[EXCERPTED DATA]

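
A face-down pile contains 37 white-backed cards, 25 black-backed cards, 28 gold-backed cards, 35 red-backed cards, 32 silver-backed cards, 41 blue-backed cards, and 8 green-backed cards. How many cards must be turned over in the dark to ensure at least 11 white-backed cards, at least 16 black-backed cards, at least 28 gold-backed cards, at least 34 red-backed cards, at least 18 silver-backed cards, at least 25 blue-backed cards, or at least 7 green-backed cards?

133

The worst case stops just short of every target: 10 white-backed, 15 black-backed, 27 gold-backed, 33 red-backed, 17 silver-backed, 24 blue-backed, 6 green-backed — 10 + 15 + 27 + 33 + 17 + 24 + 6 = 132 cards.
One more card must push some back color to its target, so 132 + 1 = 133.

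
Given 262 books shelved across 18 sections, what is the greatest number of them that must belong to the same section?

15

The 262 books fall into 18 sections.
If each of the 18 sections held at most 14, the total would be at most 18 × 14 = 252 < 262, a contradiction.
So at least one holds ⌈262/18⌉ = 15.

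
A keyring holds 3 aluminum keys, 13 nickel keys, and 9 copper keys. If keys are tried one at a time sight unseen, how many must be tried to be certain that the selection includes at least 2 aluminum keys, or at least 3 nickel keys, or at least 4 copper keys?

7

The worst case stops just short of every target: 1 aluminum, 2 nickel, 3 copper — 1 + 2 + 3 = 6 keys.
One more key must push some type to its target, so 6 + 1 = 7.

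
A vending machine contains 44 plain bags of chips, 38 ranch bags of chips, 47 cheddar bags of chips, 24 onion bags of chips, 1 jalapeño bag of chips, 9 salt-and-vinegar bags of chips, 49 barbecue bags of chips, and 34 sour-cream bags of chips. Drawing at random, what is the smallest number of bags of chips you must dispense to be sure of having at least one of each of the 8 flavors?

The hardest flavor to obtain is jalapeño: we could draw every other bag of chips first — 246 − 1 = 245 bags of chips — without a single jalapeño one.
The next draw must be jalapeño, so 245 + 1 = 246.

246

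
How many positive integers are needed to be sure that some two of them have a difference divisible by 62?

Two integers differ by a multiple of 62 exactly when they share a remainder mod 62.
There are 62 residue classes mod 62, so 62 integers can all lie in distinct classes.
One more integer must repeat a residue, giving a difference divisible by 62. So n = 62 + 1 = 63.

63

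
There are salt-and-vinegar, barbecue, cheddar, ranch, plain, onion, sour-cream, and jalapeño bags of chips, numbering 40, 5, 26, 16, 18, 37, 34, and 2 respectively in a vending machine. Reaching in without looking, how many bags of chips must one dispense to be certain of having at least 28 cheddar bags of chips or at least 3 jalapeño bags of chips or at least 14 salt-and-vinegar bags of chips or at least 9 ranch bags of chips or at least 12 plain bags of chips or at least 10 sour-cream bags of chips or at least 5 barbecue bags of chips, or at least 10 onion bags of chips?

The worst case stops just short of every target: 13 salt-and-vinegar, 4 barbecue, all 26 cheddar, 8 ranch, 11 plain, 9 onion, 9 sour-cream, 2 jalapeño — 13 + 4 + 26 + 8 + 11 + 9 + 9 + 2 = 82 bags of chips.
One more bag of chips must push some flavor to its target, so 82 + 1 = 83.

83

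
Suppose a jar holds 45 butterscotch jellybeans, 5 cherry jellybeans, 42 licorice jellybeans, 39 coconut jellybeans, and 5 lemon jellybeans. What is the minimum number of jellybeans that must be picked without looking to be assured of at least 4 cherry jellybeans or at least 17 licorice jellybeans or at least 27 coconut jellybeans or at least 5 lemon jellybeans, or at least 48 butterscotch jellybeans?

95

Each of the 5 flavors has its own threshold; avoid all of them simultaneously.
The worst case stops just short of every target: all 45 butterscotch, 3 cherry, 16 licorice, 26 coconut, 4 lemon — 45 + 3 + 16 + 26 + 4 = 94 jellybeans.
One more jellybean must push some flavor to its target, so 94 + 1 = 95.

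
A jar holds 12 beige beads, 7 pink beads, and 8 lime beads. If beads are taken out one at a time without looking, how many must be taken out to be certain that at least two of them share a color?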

[/EXCERPTED DATA]
[EXCERPTED DATA]

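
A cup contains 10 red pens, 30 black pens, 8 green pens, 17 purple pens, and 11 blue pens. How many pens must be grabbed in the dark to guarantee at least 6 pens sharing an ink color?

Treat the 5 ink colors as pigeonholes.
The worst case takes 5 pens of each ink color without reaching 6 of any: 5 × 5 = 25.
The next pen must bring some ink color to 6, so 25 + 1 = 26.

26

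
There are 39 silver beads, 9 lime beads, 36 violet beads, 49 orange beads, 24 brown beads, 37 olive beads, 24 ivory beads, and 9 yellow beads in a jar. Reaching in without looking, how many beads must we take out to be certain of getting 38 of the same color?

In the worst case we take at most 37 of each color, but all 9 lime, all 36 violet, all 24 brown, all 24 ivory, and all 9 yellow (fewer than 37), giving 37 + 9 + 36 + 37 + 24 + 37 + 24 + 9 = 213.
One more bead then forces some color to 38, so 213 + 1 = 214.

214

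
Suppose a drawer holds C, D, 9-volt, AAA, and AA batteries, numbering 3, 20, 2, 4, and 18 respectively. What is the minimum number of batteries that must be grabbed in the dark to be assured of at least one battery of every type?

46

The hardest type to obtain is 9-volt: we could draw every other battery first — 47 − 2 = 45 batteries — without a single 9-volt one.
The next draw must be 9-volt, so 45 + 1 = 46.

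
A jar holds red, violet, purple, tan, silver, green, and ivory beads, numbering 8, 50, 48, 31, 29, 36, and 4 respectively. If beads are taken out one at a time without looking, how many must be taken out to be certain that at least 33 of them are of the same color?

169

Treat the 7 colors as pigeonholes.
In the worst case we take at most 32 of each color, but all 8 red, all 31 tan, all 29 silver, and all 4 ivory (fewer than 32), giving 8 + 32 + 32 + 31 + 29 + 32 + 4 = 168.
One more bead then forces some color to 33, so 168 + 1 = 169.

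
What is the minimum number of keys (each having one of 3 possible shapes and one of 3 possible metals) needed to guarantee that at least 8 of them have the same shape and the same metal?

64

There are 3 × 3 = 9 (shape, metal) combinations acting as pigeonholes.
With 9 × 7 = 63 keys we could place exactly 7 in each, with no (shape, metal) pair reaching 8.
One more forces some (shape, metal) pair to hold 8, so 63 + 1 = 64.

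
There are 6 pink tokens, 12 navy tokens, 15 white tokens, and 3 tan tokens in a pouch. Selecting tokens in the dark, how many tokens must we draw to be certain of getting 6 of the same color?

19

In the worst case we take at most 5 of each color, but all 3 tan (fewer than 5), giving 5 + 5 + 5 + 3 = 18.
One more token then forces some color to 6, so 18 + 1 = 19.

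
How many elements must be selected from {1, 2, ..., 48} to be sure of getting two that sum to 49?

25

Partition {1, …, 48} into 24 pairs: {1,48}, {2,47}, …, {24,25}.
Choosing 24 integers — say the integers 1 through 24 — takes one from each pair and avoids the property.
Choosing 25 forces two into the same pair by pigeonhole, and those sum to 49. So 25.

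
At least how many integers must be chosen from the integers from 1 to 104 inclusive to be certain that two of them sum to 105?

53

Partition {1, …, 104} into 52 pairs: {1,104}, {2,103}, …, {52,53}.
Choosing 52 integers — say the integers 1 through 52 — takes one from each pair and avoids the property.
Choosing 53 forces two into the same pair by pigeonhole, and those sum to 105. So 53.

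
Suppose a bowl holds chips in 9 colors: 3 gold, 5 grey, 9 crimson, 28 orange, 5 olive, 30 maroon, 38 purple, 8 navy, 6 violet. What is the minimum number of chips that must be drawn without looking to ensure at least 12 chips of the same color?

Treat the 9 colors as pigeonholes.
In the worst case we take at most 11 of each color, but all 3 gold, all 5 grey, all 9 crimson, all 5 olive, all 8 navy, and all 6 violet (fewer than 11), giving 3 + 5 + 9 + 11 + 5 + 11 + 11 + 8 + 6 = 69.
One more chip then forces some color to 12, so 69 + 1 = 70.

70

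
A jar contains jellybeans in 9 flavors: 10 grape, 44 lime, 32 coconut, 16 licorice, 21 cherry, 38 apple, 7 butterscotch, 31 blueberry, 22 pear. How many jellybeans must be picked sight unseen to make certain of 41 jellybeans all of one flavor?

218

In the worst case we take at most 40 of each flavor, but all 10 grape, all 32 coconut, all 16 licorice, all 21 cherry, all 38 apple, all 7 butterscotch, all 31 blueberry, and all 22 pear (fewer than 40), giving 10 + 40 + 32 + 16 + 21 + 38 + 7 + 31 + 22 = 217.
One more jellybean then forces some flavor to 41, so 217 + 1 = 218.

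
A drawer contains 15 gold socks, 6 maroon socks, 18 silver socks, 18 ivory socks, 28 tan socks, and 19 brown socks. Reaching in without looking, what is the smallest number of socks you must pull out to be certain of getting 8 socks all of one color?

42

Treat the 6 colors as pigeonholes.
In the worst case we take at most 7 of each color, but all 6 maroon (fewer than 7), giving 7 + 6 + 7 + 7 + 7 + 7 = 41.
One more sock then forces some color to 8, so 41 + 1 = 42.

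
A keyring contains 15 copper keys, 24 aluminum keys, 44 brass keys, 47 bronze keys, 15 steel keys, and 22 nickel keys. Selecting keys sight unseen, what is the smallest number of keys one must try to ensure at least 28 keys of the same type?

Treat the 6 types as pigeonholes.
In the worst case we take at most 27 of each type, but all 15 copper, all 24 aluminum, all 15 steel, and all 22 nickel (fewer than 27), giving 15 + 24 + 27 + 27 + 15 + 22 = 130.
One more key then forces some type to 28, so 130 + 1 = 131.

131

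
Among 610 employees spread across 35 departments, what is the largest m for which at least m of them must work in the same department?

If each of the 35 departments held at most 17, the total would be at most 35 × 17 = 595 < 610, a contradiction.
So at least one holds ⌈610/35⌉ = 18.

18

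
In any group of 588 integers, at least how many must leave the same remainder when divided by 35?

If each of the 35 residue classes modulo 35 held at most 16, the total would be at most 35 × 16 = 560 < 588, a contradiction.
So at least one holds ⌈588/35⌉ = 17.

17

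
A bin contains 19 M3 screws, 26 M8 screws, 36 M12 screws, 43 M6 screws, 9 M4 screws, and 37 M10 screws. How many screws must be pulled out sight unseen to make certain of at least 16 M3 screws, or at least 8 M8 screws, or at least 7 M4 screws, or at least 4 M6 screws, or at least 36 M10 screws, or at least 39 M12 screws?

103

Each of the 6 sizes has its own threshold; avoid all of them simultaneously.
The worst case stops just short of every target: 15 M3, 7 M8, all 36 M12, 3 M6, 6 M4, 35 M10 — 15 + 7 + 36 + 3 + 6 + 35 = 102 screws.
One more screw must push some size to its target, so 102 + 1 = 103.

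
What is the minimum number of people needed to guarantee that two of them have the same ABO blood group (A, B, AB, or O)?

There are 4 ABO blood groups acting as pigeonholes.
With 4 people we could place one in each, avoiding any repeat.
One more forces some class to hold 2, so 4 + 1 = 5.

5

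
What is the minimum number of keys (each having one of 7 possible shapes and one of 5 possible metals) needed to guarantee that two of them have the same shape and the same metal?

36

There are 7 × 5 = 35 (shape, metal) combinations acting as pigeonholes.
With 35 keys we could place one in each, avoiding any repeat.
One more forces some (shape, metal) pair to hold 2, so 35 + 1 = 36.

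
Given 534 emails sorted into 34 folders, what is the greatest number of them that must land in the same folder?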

[/EXCERPTED DATA]

→ TASK GOAL:
Only the lines above from the one with "What is the minimum number of people" through the one with "Given 534 emails" should be duplicated, character for character.

→ SOLUTION FOR THIS TASK:
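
What is the minimum number of people needed to guarantee that two of them have the same ABO blood group (A, B, AB, or O)?

There are 4 ABO blood groups acting as pigeonholes.
With 4 people we could place one in each, avoiding any repeat.
One more forces some class to hold 2, so 4 + 1 = 5.

5

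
What is the minimum number of keys (each having one of 7 possible shapes and one of 5 possible metals) needed to guarantee that two of them have the same shape and the same metal?

36

There are 7 × 5 = 35 (shape, metal) combinations acting as pigeonholes.
With 35 keys we could place one in each, avoiding any repeat.
One more forces some (shape, metal) pair to hold 2, so 35 + 1 = 36.

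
Given 534 emails sorted into 34 folders, what is the greatest number of them that must land in the same folder?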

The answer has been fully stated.